> [TASK INSTRUCTIONS]:
Return, from the listing that follows, each line containing the word "pandas".

[Opening DATA EXCERPTS section]

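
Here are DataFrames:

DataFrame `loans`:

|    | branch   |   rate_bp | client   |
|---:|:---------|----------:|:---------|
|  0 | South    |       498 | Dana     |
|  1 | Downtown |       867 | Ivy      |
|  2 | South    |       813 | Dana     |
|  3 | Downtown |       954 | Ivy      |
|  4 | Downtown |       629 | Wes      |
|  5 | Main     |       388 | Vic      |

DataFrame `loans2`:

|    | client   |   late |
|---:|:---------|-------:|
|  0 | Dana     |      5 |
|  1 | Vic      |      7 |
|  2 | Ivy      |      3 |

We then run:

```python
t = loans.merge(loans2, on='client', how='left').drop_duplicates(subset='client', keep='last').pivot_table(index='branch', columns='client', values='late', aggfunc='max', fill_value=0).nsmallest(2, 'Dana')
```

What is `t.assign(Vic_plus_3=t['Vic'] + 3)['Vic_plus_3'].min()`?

3.0

merge on 'client' (how='left') → 6 rows:
     branch  rate_bp client  late
0     South      498   Dana   5.0
1  Downtown      867    Ivy   3.0
2     South      813   Dana   5.0
3  Downtown      954    Ivy   3.0
4  Downtown      629    Wes   NaN
5      Main      388    Vic   7.0
drop duplicate client (keep=last):
     branch  rate_bp client  late
2     South      813   Dana   5.0
3  Downtown      954    Ivy   3.0
4  Downtown      629    Wes   NaN
5      Main      388    Vic   7.0
pivot: rows=branch, cols=client, max(late):
client    Dana  Ivy  Vic
branch                  
Downtown   0.0  3.0  0.0
Main       0.0  0.0  7.0
South      5.0  0.0  0.0
take 2 rows with smallest Dana:
client    Dana  Ivy  Vic
branch                  
Downtown   0.0  3.0  0.0
Main       0.0  0.0  7.0
add column Vic_plus_3 = t['Vic'] + 3:
client    Dana  Ivy  Vic  Vic_plus_3
branch                              
Downtown   0.0  3.0  0.0         3.0
Main       0.0  0.0  7.0        10.0
Then the min of column 'Vic_plus_3': 3.0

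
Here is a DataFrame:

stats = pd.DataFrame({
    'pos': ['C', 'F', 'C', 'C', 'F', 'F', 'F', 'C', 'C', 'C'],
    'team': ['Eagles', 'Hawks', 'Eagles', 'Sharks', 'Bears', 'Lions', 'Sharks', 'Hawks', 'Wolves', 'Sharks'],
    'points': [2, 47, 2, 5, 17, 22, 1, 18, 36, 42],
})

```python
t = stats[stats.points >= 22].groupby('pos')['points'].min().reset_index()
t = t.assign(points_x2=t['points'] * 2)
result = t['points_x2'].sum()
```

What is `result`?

116

filter rows where points >= 22:
  pos    team  points
1   F   Hawks      47
5   F   Lions      22
8   C  Wolves      36
9   C  Sharks      42
group by pos, min of points:
pos
C    36
F    22
Name: points, dtype: int64
reset_index():
  pos  points
0   C      36
1   F      22
add column points_x2 = t['points'] * 2:
  pos  points  points_x2
0   C      36         72
1   F      22         44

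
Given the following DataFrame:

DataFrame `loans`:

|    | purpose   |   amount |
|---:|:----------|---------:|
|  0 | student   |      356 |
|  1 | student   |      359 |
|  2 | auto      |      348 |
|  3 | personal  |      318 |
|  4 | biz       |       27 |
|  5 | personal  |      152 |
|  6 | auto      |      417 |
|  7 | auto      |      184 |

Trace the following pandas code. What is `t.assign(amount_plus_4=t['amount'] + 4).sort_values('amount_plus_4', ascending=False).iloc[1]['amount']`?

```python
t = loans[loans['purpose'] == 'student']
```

356

filter rows where purpose == 'student':
   purpose  amount
0  student     356
1  student     359
add column amount_plus_4 = t['amount'] + 4:
   purpose  amount  amount_plus_4
0  student     356            360
1  student     359            363
sort by amount_plus_4 descending:
   purpose  amount  amount_plus_4
1  student     359            363
0  student     356            360
Taking the value at position 1, column 'amount' gives 356.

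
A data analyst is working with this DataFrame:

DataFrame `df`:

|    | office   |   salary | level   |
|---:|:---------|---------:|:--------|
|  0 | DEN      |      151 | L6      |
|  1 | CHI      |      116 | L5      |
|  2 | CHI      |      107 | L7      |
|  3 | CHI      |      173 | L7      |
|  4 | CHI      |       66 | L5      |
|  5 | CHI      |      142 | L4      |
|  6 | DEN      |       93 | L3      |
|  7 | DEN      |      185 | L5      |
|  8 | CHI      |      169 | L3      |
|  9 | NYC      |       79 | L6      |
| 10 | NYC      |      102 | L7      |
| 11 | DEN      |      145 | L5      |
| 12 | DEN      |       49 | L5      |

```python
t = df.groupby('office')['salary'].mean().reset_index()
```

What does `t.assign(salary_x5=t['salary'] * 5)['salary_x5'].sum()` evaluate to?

1719.66666667

group by office, mean of salary:
office
CHI    128.833333
DEN    124.600000
NYC     90.500000
Name: salary, dtype: float64
reset_index():
  office      salary
0    CHI  128.833333
1    DEN  124.600000
2    NYC   90.500000
add column salary_x5 = t['salary'] * 5:
  office      salary   salary_x5
0    CHI  128.833333  644.166667
1    DEN  124.600000  623.000000
2    NYC   90.500000  452.500000
So sum() = 1719.66666667.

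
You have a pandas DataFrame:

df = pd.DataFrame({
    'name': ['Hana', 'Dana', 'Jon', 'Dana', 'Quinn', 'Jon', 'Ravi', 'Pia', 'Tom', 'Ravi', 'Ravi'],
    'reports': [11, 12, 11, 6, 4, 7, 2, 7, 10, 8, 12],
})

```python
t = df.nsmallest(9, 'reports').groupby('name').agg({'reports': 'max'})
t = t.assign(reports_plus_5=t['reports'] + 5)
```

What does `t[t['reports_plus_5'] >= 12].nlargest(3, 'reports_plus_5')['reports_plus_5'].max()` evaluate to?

16

take 9 rows with smallest reports:
    name  reports
6   Ravi        2
4  Quinn        4
3   Dana        6
5    Jon        7
7    Pia        7
9   Ravi        8
8    Tom       10
0   Hana       11
2    Jon       11
group by name, max of reports:
       reports
name          
Dana         6
Hana        11
Jon         11
Pia          7
Quinn        4
Ravi         8
Tom         10
add column reports_plus_5 = t['reports'] + 5:
       reports  reports_plus_5
name                          
Dana         6              11
Hana        11              16
Jon         11              16
Pia          7              12
Quinn        4               9
Ravi         8              13
Tom         10              15
filter rows where reports_plus_5 >= 12:
      reports  reports_plus_5
name                         
Hana       11              16
Jon        11              16
Pia         7              12
Ravi        8              13
Tom        10              15
take 3 rows with largest reports_plus_5:
      reports  reports_plus_5
name                         
Hana       11              16
Jon        11              16
Tom        10              15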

[Closing DATA EXCERPTS section]

> [SOLUTION]:
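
Trace the following pandas code. What is `t.assign(amount_plus_4=t['amount'] + 4).sort_values('amount_plus_4', ascending=False).iloc[1]['amount']`?
You have a pandas DataFrame: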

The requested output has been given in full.